[INPUT MATERIAL Boundary: Start]
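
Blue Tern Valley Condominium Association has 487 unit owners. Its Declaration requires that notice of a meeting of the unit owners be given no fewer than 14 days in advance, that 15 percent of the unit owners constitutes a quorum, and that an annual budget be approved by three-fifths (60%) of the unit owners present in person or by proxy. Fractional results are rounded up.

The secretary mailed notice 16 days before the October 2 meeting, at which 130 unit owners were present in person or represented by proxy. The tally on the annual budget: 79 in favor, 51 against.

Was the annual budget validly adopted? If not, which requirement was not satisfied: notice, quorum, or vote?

Valid — all requirements satisfied.

Notice: 16 days given; 14 required. Satisfied.
Quorum: 15% of 487 = 73.05, rounded up to 74; 130 present. Satisfied.
Vote: requires three-fifths of those present (130); 3/5 of 130 = 78, so 78 needed; 79 in favor. Satisfied.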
[INPUT MATERIAL Boundary: End]
BRIEF: Please retype the data exactly as it stands, from its first line down to the line that contains "The secretary mailed", then stop.

YOUR SOLUTION:
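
Blue Tern Valley Condominium Association has 487 unit owners. Its Declaration requires that notice of a meeting of the unit owners be given no fewer than 14 days in advance, that 15 percent of the unit owners constitutes a quorum, and that an annual budget be approved by three-fifths (60%) of the unit owners present in person or by proxy. Fractional results are rounded up.

The secretary mailed notice 16 days before the October 2 meeting, at which 130 unit owners were present in person or represented by proxy. The tally on the annual budget: 79 in favor, 51 against.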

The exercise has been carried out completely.